* [WORK TO COMPLETE]: Write out again the entries from the first line to the line that includes "6. backref(offset=6, length=5)", keeping both of those lines.

* [AVAILABLE RECORDS]:
+-------+

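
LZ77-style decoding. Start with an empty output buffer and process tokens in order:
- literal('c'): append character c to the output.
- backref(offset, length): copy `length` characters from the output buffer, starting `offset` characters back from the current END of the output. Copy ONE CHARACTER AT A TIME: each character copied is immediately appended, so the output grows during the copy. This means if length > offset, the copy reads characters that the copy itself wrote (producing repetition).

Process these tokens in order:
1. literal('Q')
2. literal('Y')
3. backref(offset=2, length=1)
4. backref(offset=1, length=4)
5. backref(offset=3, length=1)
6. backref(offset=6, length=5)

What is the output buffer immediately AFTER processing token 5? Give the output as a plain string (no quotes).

Token 1: literal('Q'). Output: "Q"
Token 2: literal('Y'). Output: "QY"
Token 3: backref(off=2, len=1). Copied 'Q' from pos 0. Output: "QYQ"
Token 4: backref(off=1, len=4) (overlapping!). Copied 'QQQQ' from pos 2. Output: "QYQQQQQ"
Token 5: backref(off=3, len=1). Copied 'Q' from pos 4. Output: "QYQQQQQQ"

Answer: QYQQQQQQ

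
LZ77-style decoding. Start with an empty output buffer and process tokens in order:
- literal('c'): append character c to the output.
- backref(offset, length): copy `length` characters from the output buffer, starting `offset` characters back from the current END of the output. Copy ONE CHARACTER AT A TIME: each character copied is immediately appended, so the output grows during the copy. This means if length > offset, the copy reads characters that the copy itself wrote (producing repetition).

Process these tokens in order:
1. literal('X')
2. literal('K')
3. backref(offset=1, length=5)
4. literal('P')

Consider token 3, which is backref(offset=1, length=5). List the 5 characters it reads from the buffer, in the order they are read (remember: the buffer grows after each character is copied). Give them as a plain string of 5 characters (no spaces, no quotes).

Answer: KKKKK

Derivation:
Token 1: literal('X'). Output: "X"
Token 2: literal('K'). Output: "XK"
Token 3: backref(off=1, len=5). Buffer before: "XK" (len 2)
  byte 1: read out[1]='K', append. Buffer now: "XKK"
  byte 2: read out[2]='K', append. Buffer now: "XKKK"
  byte 3: read out[3]='K', append. Buffer now: "XKKKK"
  byte 4: read out[4]='K', append. Buffer now: "XKKKKK"
  byte 5: read out[5]='K', append. Buffer now: "XKKKKKK"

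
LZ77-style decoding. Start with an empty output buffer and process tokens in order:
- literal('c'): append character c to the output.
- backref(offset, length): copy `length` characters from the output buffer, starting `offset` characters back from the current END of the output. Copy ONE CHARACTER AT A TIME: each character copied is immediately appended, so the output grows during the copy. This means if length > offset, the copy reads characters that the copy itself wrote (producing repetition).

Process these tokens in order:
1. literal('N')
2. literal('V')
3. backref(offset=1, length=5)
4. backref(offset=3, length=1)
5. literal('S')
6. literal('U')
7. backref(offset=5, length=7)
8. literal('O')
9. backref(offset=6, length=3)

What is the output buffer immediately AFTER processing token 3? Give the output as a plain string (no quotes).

Token 1: literal('N'). Output: "N"
Token 2: literal('V'). Output: "NV"
Token 3: backref(off=1, len=5) (overlapping!). Copied 'VVVVV' from pos 1. Output: "NVVVVVV"

Answer: NVVVVVV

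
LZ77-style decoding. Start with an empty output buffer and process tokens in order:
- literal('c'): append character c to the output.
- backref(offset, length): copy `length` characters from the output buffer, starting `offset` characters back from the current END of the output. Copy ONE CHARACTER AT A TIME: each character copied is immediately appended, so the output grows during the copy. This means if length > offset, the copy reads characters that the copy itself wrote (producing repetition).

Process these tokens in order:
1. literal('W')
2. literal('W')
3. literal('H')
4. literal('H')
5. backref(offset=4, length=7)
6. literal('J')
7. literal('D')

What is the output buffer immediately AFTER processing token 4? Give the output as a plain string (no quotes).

Token 1: literal('W'). Output: "W"
Token 2: literal('W'). Output: "WW"
Token 3: literal('H'). Output: "WWH"
Token 4: literal('H'). Output: "WWHH"

Answer: WWHH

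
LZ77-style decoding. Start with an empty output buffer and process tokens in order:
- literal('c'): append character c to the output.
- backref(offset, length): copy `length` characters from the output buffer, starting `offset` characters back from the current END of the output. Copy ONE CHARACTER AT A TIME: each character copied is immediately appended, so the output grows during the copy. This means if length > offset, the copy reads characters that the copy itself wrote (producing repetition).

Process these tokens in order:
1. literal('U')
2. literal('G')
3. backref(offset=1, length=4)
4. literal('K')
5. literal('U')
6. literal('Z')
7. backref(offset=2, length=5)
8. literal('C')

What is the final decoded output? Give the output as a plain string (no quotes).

Answer: UGGGGGKUZUZUZUC

Derivation:
Token 1: literal('U'). Output: "U"
Token 2: literal('G'). Output: "UG"
Token 3: backref(off=1, len=4) (overlapping!). Copied 'GGGG' from pos 1. Output: "UGGGGG"
Token 4: literal('K'). Output: "UGGGGGK"
Token 5: literal('U'). Output: "UGGGGGKU"
Token 6: literal('Z'). Output: "UGGGGGKUZ"
Token 7: backref(off=2, len=5) (overlapping!). Copied 'UZUZU' from pos 7. Output: "UGGGGGKUZUZUZU"
Token 8: literal('C'). Output: "UGGGGGKUZUZUZUC"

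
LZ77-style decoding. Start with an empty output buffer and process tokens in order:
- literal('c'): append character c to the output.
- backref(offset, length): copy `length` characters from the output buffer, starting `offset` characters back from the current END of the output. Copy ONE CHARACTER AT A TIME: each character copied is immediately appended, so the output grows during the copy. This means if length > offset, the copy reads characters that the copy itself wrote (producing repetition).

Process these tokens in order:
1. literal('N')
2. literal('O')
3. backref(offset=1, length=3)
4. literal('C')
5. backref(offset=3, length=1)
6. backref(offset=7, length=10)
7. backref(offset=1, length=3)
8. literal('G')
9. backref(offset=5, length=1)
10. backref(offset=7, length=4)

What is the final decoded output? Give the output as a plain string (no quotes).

Answer: NOOOOCONOOOOCONOOOOOGOOOOO

Derivation:
Token 1: literal('N'). Output: "N"
Token 2: literal('O'). Output: "NO"
Token 3: backref(off=1, len=3) (overlapping!). Copied 'OOO' from pos 1. Output: "NOOOO"
Token 4: literal('C'). Output: "NOOOOC"
Token 5: backref(off=3, len=1). Copied 'O' from pos 3. Output: "NOOOOCO"
Token 6: backref(off=7, len=10) (overlapping!). Copied 'NOOOOCONOO' from pos 0. Output: "NOOOOCONOOOOCONOO"
Token 7: backref(off=1, len=3) (overlapping!). Copied 'OOO' from pos 16. Output: "NOOOOCONOOOOCONOOOOO"
Token 8: literal('G'). Output: "NOOOOCONOOOOCONOOOOOG"
Token 9: backref(off=5, len=1). Copied 'O' from pos 16. Output: "NOOOOCONOOOOCONOOOOOGO"
Token 10: backref(off=7, len=4). Copied 'OOOO' from pos 15. Output: "NOOOOCONOOOOCONOOOOOGOOOOO"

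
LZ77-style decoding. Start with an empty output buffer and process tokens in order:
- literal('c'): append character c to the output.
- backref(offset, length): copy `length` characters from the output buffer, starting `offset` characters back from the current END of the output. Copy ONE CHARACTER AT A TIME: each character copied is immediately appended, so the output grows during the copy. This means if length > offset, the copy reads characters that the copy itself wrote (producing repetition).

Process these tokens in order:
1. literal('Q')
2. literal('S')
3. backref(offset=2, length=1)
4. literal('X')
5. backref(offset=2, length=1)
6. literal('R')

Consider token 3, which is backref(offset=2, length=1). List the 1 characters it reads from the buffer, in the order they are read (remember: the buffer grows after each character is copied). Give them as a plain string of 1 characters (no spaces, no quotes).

Answer: Q

Derivation:
Token 1: literal('Q'). Output: "Q"
Token 2: literal('S'). Output: "QS"
Token 3: backref(off=2, len=1). Buffer before: "QS" (len 2)
  byte 1: read out[0]='Q', append. Buffer now: "QSQ"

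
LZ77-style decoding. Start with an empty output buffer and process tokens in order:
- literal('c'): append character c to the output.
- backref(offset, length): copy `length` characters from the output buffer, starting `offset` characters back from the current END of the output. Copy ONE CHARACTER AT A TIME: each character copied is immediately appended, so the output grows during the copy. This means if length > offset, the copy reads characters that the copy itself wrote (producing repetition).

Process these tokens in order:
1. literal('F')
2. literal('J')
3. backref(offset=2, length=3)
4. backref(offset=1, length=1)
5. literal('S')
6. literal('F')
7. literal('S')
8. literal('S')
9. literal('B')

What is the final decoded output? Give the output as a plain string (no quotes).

Answer: FJFJFFSFSSB

Derivation:
Token 1: literal('F'). Output: "F"
Token 2: literal('J'). Output: "FJ"
Token 3: backref(off=2, len=3) (overlapping!). Copied 'FJF' from pos 0. Output: "FJFJF"
Token 4: backref(off=1, len=1). Copied 'F' from pos 4. Output: "FJFJFF"
Token 5: literal('S'). Output: "FJFJFFS"
Token 6: literal('F'). Output: "FJFJFFSF"
Token 7: literal('S'). Output: "FJFJFFSFS"
Token 8: literal('S'). Output: "FJFJFFSFSS"
Token 9: literal('B'). Output: "FJFJFFSFSSB"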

+-------+

* [WRITTEN SOLUTION]:
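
LZ77-style decoding. Start with an empty output buffer and process tokens in order:
- literal('c'): append character c to the output.
- backref(offset, length): copy `length` characters from the output buffer, starting `offset` characters back from the current END of the output. Copy ONE CHARACTER AT A TIME: each character copied is immediately appended, so the output grows during the copy. This means if length > offset, the copy reads characters that the copy itself wrote (producing repetition).

Process these tokens in order:
1. literal('Q')
2. literal('Y')
3. backref(offset=2, length=1)
4. backref(offset=1, length=4)
5. backref(offset=3, length=1)
6. backref(offset=6, length=5)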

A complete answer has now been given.